==== Materials provided

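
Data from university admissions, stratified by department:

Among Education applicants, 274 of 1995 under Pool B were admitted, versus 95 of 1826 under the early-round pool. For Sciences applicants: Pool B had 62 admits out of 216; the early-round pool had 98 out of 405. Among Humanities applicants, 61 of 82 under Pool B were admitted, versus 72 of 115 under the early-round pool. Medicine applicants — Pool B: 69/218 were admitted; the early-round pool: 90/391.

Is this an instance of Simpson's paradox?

Education: Pool B 274/1995 = 13.7%, the early-round pool 95/1826 = 5.2% → Pool B
Sciences: Pool B 62/216 = 28.7%, the early-round pool 98/405 = 24.2% → Pool B
Humanities: Pool B 61/82 = 74.4%, the early-round pool 72/115 = 62.6% → Pool B
Medicine: Pool B 69/218 = 31.7%, the early-round pool 90/391 = 23.0% → Pool B
Overall: Pool B 466/2511 = 18.6%, the early-round pool 355/2737 = 13.0% → Pool B
Pool B wins overall and in every department group — no reversal.

No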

========

__Exercise aim__:
Print the data in full. Match it exactly.

__Response area__:
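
Data from university admissions, stratified by department:

Among Education applicants, 274 of 1995 under Pool B were admitted, versus 95 of 1826 under the early-round pool. For Sciences applicants: Pool B had 62 admits out of 216; the early-round pool had 98 out of 405. Among Humanities applicants, 61 of 82 under Pool B were admitted, versus 72 of 115 under the early-round pool. Medicine applicants — Pool B: 69/218 were admitted; the early-round pool: 90/391.

Is this an instance of Simpson's paradox?

Education: Pool B 274/1995 = 13.7%, the early-round pool 95/1826 = 5.2% → Pool B
Sciences: Pool B 62/216 = 28.7%, the early-round pool 98/405 = 24.2% → Pool B
Humanities: Pool B 61/82 = 74.4%, the early-round pool 72/115 = 62.6% → Pool B
Medicine: Pool B 69/218 = 31.7%, the early-round pool 90/391 = 23.0% → Pool B
Overall: Pool B 466/2511 = 18.6%, the early-round pool 355/2737 = 13.0% → Pool B
Pool B wins overall and in every department group — no reversal.

No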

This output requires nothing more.